Task to complete: The entries below are to be reproduced in full, exactly as written.

━━ Input ━━

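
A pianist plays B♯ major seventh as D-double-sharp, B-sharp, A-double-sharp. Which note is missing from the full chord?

The full B♯ major seventh chord is B-sharp, D-double-sharp, F-double-sharp, A-double-sharp.
Comparing with the voicing, the perfect 5th (5th) — F-double-sharp — is absent.

F-double-sharp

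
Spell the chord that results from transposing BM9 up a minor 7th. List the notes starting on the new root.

Transposed root: B → A (minor 7th up). So we spell A major ninth:
Root: A
Major 3rd (3rd): C#
Perfect 5th (5th): E
Major 7th (7th): G#
Major 9th (9th): B

A  C#  E  G#  B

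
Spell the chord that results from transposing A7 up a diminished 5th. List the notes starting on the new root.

A diminished 5th up from A is Eb, so the new chord is Eb dominant seventh.
Root: Eb
Major 3rd (3rd): G
Perfect 5th (5th): Bb
Minor 7th (7th): Db

Eb G Bb Db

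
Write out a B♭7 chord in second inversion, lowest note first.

F Ab Bb D

B♭7 = Bb–D–F–Ab; second inversion → fifth (F) lowest.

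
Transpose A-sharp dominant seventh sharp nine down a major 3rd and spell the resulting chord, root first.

F♯ A♯ C♯ E G𝄪

A major 3rd down from A♯ is F♯, so the new chord is F♯ dominant seventh sharp nine.
root → F♯
3rd (major 3rd) → A♯
5th (perfect 5th) → C♯
7th (minor 7th) → E
9th (augmented 9th) → G𝄪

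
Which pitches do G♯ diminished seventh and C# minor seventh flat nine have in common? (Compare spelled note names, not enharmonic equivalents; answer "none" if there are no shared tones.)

G-sharp  B  D

G♯ diminished seventh = G-sharp, B, D, F.
C# minor seventh flat nine = C-sharp, E, G-sharp, B, D.
Shared: G-sharp, B, D.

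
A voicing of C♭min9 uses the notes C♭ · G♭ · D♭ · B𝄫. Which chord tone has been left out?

C♭min9 = C♭, E𝄫, G♭, B𝄫, D♭. The voicing lacks the 3rd (minor 3rd), E𝄫.

E𝄫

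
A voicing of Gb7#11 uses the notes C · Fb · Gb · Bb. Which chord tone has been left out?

Gb7#11 = Gb, Bb, Db, Fb, C. The voicing lacks the 5th (perfect 5th), Db.

Db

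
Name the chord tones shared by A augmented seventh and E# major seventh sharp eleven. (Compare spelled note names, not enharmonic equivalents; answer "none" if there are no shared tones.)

A augmented seventh = A, C-sharp, E-sharp, G.
E# major seventh sharp eleven = E-sharp, G-double-sharp, B-sharp, D-double-sharp, A-double-sharp.
Shared: E-sharp.

E-sharp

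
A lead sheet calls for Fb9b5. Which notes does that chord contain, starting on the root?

Fb9b5 is a dominant ninth flat five built on Fb.
Root: Fb
Major 3rd (3rd): Ab
Diminished 5th (5th): Cbb
Minor 7th (7th): Ebb
Major 9th (9th): Gb

Fb  Ab  Cbb  Ebb  Gb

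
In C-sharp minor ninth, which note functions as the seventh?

Root of C-sharp minor ninth = C#. The 7th is a minor 7th: C# up a minor 7th → B.

B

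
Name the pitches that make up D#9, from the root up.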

━━━

Task output:
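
A pianist plays B♯ major seventh as D-double-sharp, B-sharp, A-double-sharp. Which note is missing from the full chord?

The full B♯ major seventh chord is B-sharp, D-double-sharp, F-double-sharp, A-double-sharp.
Comparing with the voicing, the perfect 5th (5th) — F-double-sharp — is absent.

F-double-sharp

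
Spell the chord that results from transposing BM9 up a minor 7th. List the notes starting on the new root.

Transposed root: B → A (minor 7th up). So we spell A major ninth:
Root: A
Major 3rd (3rd): C#
Perfect 5th (5th): E
Major 7th (7th): G#
Major 9th (9th): B

A  C#  E  G#  B

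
Spell the chord that results from transposing A7 up a diminished 5th. List the notes starting on the new root.

A diminished 5th up from A is Eb, so the new chord is Eb dominant seventh.
Root: Eb
Major 3rd (3rd): G
Perfect 5th (5th): Bb
Minor 7th (7th): Db

Eb G Bb Db

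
Write out a B♭7 chord in second inversion, lowest note first.

F Ab Bb D

B♭7 = Bb–D–F–Ab; second inversion → fifth (F) lowest.

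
Transpose A-sharp dominant seventh sharp nine down a major 3rd and spell the resulting chord, root first.

F♯ A♯ C♯ E G𝄪

A major 3rd down from A♯ is F♯, so the new chord is F♯ dominant seventh sharp nine.
root → F♯
3rd (major 3rd) → A♯
5th (perfect 5th) → C♯
7th (minor 7th) → E
9th (augmented 9th) → G𝄪

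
Which pitches do G♯ diminished seventh and C# minor seventh flat nine have in common? (Compare spelled note names, not enharmonic equivalents; answer "none" if there are no shared tones.)

G-sharp  B  D

G♯ diminished seventh = G-sharp, B, D, F.
C# minor seventh flat nine = C-sharp, E, G-sharp, B, D.
Shared: G-sharp, B, D.

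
A voicing of C♭min9 uses the notes C♭ · G♭ · D♭ · B𝄫. Which chord tone has been left out?

C♭min9 = C♭, E𝄫, G♭, B𝄫, D♭. The voicing lacks the 3rd (minor 3rd), E𝄫.

E𝄫

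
A voicing of Gb7#11 uses the notes C · Fb · Gb · Bb. Which chord tone has been left out?

Gb7#11 = Gb, Bb, Db, Fb, C. The voicing lacks the 5th (perfect 5th), Db.

Db

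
Name the chord tones shared by A augmented seventh and E# major seventh sharp eleven. (Compare spelled note names, not enharmonic equivalents; answer "none" if there are no shared tones.)

A augmented seventh = A, C-sharp, E-sharp, G.
E# major seventh sharp eleven = E-sharp, G-double-sharp, B-sharp, D-double-sharp, A-double-sharp.
Shared: E-sharp.

E-sharp

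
A lead sheet calls for Fb9b5. Which notes does that chord contain, starting on the root?

Fb9b5 is a dominant ninth flat five built on Fb.
Root: Fb
Major 3rd (3rd): Ab
Diminished 5th (5th): Cbb
Minor 7th (7th): Ebb
Major 9th (9th): Gb

Fb  Ab  Cbb  Ebb  Gb

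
In C-sharp minor ninth, which note functions as the seventh?

Root of C-sharp minor ninth = C#. The 7th is a minor 7th: C# up a minor 7th → B.

B

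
Name the pitches that make up D#9, from the root up.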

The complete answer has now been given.